Records drawn from a dataset:
###
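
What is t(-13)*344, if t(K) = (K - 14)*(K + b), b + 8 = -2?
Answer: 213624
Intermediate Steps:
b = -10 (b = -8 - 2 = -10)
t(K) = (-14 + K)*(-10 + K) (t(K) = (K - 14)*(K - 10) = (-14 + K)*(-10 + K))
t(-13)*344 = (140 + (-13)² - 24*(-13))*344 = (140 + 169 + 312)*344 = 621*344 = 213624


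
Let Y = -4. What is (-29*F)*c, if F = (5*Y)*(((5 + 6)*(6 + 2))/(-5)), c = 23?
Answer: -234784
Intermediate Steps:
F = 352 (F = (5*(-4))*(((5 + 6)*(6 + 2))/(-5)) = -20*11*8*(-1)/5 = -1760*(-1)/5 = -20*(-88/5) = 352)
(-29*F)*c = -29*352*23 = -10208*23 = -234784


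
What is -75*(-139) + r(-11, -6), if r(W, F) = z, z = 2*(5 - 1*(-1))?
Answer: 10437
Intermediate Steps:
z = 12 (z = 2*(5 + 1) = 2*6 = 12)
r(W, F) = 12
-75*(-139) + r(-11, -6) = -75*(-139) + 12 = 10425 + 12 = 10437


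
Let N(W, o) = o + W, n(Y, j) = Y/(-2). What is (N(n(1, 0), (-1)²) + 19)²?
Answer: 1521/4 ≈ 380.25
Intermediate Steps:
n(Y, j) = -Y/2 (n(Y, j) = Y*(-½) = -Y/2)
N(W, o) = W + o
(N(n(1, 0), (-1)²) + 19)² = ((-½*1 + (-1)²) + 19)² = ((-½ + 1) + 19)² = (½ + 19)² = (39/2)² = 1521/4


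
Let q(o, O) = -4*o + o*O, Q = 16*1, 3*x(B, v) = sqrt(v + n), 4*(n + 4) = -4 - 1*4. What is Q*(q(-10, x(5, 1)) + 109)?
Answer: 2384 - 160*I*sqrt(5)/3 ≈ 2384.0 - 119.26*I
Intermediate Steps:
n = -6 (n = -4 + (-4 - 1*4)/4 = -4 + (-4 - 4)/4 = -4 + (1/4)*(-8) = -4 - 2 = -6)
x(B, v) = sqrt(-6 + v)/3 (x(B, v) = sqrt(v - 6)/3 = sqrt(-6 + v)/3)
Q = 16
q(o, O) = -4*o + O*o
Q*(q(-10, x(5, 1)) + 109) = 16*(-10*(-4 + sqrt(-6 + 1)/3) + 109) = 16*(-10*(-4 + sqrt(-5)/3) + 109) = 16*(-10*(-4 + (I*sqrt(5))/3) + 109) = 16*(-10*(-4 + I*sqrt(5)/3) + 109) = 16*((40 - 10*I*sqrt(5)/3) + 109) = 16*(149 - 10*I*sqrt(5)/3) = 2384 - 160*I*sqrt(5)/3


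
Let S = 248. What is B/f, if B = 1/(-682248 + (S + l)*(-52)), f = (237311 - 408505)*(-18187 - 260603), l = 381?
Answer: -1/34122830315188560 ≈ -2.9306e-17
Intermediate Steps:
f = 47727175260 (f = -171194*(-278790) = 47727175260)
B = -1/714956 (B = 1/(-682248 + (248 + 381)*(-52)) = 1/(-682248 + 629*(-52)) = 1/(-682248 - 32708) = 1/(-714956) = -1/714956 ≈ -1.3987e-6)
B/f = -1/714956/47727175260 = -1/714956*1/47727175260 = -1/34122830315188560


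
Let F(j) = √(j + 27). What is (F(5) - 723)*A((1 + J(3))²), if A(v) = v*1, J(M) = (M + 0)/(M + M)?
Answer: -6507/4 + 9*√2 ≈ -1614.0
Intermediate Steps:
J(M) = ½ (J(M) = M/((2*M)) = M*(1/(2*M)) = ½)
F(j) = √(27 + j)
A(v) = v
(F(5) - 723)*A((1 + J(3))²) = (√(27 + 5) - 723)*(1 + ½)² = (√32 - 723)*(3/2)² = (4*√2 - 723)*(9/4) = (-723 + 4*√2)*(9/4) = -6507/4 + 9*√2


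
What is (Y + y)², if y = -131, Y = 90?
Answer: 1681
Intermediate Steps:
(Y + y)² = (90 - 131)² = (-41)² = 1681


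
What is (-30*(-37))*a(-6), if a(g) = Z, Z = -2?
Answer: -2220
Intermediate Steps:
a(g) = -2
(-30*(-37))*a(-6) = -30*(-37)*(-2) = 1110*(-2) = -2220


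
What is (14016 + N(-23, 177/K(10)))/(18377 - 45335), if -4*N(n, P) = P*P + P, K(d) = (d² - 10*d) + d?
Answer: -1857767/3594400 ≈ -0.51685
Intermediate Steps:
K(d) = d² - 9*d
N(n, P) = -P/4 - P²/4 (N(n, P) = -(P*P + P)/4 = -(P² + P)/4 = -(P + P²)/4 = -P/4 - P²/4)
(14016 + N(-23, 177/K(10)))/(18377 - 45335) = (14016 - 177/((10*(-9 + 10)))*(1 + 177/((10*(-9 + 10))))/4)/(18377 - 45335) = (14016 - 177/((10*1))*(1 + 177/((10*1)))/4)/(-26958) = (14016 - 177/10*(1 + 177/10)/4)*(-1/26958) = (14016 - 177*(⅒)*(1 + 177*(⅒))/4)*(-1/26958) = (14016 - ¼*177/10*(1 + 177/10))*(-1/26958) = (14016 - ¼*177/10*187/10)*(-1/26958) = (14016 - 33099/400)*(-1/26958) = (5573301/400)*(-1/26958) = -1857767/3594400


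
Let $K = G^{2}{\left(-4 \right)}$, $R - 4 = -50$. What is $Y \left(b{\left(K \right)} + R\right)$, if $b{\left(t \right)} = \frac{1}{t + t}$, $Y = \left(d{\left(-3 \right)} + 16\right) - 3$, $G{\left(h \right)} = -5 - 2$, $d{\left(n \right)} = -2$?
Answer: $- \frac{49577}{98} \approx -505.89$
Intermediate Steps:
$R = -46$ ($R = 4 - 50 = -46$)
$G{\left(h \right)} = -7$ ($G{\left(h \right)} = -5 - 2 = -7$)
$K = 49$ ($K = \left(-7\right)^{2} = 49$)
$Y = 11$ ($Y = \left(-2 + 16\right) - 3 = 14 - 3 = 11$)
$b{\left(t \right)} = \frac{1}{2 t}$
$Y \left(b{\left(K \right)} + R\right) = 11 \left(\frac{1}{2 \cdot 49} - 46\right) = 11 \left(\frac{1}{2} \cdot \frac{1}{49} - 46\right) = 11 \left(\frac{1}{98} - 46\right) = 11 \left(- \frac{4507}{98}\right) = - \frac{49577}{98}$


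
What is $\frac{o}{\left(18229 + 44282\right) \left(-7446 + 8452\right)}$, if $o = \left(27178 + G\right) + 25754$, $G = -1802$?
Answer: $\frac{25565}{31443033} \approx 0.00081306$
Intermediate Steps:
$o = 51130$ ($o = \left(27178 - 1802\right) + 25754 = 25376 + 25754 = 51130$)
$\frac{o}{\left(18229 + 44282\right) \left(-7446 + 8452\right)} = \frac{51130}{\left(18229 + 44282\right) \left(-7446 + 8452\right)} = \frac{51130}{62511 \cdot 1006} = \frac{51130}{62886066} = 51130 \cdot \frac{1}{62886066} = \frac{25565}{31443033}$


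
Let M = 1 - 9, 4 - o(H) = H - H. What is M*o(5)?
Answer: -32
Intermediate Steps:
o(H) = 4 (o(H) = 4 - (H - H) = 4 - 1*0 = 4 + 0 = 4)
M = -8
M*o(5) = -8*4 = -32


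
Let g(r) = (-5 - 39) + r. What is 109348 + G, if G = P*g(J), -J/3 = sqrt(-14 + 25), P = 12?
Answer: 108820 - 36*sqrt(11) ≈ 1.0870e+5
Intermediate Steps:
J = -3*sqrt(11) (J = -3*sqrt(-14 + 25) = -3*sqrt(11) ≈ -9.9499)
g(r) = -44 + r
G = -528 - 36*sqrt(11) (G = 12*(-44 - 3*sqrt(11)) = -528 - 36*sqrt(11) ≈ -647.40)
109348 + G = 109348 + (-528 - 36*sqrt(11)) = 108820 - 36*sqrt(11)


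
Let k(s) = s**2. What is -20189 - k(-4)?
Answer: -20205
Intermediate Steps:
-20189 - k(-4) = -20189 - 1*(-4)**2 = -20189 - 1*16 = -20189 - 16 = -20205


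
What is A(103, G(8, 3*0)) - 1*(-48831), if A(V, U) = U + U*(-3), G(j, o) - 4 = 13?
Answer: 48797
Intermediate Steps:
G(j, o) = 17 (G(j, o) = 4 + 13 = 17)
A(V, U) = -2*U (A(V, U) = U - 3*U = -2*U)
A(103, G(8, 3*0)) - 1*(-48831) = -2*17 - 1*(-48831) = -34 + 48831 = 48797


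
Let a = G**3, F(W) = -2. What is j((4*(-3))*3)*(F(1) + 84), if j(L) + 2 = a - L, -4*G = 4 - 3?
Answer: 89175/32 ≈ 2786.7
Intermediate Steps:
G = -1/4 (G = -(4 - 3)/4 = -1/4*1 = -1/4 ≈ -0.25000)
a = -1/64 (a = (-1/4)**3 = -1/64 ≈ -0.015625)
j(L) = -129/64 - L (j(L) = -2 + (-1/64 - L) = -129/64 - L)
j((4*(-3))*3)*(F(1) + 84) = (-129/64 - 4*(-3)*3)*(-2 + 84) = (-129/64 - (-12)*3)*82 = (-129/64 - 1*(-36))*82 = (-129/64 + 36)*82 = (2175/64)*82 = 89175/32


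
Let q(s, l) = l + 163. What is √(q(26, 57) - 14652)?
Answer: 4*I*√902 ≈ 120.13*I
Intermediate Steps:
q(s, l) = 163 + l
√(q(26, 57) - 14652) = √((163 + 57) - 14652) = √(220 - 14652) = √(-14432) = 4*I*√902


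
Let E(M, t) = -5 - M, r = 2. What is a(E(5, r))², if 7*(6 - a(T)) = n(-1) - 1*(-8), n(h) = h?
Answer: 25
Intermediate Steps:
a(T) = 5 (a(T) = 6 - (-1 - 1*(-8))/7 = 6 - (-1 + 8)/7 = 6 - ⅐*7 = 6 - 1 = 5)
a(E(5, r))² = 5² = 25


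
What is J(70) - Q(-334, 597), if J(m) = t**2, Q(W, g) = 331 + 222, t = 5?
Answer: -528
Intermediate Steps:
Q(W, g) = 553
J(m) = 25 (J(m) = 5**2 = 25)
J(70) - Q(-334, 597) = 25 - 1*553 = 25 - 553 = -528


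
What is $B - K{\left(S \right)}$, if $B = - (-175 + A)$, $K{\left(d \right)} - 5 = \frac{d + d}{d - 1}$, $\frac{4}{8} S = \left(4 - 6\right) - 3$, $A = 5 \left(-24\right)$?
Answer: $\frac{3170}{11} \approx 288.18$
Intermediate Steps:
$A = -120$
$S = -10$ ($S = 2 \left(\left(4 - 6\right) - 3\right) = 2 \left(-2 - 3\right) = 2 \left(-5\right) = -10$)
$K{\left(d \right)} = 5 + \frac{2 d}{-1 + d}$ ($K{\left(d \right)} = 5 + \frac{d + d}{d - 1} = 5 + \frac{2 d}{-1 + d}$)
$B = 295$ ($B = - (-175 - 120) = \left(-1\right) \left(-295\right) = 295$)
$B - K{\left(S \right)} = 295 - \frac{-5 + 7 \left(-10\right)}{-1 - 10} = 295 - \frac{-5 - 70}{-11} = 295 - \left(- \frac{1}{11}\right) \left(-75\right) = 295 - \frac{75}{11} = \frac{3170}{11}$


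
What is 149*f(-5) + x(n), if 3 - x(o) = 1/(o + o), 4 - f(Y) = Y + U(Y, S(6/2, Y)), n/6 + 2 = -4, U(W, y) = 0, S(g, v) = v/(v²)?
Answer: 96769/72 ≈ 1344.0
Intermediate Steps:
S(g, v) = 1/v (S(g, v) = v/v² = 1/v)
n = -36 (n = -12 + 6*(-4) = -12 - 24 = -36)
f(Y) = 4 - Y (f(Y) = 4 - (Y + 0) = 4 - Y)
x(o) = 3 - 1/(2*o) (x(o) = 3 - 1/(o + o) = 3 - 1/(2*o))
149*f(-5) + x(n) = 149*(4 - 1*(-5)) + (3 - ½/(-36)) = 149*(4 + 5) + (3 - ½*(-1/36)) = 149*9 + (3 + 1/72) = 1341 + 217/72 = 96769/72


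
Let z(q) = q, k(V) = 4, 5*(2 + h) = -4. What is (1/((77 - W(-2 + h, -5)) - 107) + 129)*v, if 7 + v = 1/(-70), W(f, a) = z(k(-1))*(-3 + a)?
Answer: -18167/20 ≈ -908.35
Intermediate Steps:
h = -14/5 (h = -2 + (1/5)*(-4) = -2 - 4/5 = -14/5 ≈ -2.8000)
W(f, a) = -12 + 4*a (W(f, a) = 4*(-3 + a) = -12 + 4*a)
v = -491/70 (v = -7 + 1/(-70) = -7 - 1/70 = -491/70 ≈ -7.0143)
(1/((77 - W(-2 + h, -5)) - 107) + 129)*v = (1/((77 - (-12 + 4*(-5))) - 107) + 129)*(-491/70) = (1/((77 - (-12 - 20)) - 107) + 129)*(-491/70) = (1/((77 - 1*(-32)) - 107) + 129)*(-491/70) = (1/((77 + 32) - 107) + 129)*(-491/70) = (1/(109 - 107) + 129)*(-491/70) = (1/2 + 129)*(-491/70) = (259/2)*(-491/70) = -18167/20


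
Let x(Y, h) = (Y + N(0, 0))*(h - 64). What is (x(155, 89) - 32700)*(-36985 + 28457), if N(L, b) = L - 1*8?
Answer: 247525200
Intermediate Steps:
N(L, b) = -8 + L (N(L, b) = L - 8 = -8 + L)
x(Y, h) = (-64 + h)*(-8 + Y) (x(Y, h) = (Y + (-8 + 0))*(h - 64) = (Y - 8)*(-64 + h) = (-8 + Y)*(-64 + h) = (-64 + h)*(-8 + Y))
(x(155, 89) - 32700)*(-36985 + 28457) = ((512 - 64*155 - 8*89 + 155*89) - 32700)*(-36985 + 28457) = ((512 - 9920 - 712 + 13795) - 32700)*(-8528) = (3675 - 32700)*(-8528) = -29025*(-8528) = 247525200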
###
TASK DIRECTIONS = Reproduce only the lines above spanning from the line containing "Let M = 1 - 9, 4" through the line containing "Answer: -528", word for word.

FINISHED EXERCISE =
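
Let M = 1 - 9, 4 - o(H) = H - H. What is M*o(5)?
Answer: -32
Intermediate Steps:
o(H) = 4 (o(H) = 4 - (H - H) = 4 - 1*0 = 4 + 0 = 4)
M = -8
M*o(5) = -8*4 = -32


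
Let g(r) = (-5 - 39) + r. What is 109348 + G, if G = P*g(J), -J/3 = sqrt(-14 + 25), P = 12?
Answer: 108820 - 36*sqrt(11) ≈ 1.0870e+5
Intermediate Steps:
J = -3*sqrt(11) (J = -3*sqrt(-14 + 25) = -3*sqrt(11) ≈ -9.9499)
g(r) = -44 + r
G = -528 - 36*sqrt(11) (G = 12*(-44 - 3*sqrt(11)) = -528 - 36*sqrt(11) ≈ -647.40)
109348 + G = 109348 + (-528 - 36*sqrt(11)) = 108820 - 36*sqrt(11)


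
Let k(s) = s**2. What is -20189 - k(-4)?
Answer: -20205
Intermediate Steps:
-20189 - k(-4) = -20189 - 1*(-4)**2 = -20189 - 1*16 = -20189 - 16 = -20205


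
What is A(103, G(8, 3*0)) - 1*(-48831), if A(V, U) = U + U*(-3), G(j, o) - 4 = 13?
Answer: 48797
Intermediate Steps:
G(j, o) = 17 (G(j, o) = 4 + 13 = 17)
A(V, U) = -2*U (A(V, U) = U - 3*U = -2*U)
A(103, G(8, 3*0)) - 1*(-48831) = -2*17 - 1*(-48831) = -34 + 48831 = 48797


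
Let a = G**3, F(W) = -2. What is j((4*(-3))*3)*(F(1) + 84), if j(L) + 2 = a - L, -4*G = 4 - 3?
Answer: 89175/32 ≈ 2786.7
Intermediate Steps:
G = -1/4 (G = -(4 - 3)/4 = -1/4*1 = -1/4 ≈ -0.25000)
a = -1/64 (a = (-1/4)**3 = -1/64 ≈ -0.015625)
j(L) = -129/64 - L (j(L) = -2 + (-1/64 - L) = -129/64 - L)
j((4*(-3))*3)*(F(1) + 84) = (-129/64 - 4*(-3)*3)*(-2 + 84) = (-129/64 - (-12)*3)*82 = (-129/64 - 1*(-36))*82 = (-129/64 + 36)*82 = (2175/64)*82 = 89175/32


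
Let q(s, l) = l + 163. What is √(q(26, 57) - 14652)?
Answer: 4*I*√902 ≈ 120.13*I
Intermediate Steps:
q(s, l) = 163 + l
√(q(26, 57) - 14652) = √((163 + 57) - 14652) = √(220 - 14652) = √(-14432) = 4*I*√902


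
Let E(M, t) = -5 - M, r = 2. What is a(E(5, r))², if 7*(6 - a(T)) = n(-1) - 1*(-8), n(h) = h?
Answer: 25
Intermediate Steps:
a(T) = 5 (a(T) = 6 - (-1 - 1*(-8))/7 = 6 - (-1 + 8)/7 = 6 - ⅐*7 = 6 - 1 = 5)
a(E(5, r))² = 5² = 25


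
What is J(70) - Q(-334, 597), if J(m) = t**2, Q(W, g) = 331 + 222, t = 5?
Answer: -528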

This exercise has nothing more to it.